YOUR TASK
Report back each line of the records that contains the string "ultimately".

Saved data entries
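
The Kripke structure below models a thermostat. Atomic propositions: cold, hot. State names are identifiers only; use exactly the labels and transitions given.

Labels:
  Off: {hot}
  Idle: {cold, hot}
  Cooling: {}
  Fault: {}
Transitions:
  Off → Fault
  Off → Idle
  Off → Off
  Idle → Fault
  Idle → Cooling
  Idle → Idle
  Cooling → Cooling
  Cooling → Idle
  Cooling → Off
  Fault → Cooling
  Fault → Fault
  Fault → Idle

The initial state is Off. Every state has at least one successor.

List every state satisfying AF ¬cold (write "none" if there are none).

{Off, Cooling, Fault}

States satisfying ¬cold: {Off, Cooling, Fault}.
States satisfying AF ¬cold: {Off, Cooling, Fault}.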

---

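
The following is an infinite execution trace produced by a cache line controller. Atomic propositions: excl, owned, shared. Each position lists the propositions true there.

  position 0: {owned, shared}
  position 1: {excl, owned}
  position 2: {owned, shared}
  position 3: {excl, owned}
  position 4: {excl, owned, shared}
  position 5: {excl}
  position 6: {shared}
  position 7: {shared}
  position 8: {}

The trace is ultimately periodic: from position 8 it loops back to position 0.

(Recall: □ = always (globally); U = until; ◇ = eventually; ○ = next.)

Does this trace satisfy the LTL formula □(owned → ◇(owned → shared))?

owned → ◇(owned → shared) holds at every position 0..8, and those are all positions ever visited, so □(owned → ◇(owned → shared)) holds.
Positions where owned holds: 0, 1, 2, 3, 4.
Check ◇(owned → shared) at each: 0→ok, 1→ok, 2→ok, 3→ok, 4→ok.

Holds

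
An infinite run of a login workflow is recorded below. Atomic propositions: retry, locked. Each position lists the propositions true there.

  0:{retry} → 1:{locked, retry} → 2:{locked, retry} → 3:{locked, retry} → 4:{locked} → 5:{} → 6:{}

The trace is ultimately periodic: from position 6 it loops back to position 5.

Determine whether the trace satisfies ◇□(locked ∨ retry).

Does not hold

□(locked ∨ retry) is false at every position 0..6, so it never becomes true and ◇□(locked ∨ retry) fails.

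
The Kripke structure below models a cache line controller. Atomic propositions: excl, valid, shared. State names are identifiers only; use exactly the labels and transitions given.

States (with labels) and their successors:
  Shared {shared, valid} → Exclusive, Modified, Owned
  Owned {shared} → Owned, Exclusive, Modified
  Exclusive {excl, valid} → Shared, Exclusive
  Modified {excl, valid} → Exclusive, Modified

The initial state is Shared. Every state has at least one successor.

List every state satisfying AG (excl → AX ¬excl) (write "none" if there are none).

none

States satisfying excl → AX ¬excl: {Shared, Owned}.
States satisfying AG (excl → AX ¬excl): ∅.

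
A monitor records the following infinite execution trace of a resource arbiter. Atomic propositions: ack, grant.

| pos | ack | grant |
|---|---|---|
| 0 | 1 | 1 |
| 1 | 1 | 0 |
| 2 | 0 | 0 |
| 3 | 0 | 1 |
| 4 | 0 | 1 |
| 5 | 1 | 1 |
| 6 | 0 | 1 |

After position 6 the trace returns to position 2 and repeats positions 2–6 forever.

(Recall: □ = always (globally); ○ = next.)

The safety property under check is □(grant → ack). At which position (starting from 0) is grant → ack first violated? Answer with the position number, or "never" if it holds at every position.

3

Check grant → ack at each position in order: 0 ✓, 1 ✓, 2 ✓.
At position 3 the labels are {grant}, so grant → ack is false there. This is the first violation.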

YOUR SOLUTION
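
The trace is ultimately periodic: from position 8 it loops back to position 0.
The trace is ultimately periodic: from position 6 it loops back to position 5.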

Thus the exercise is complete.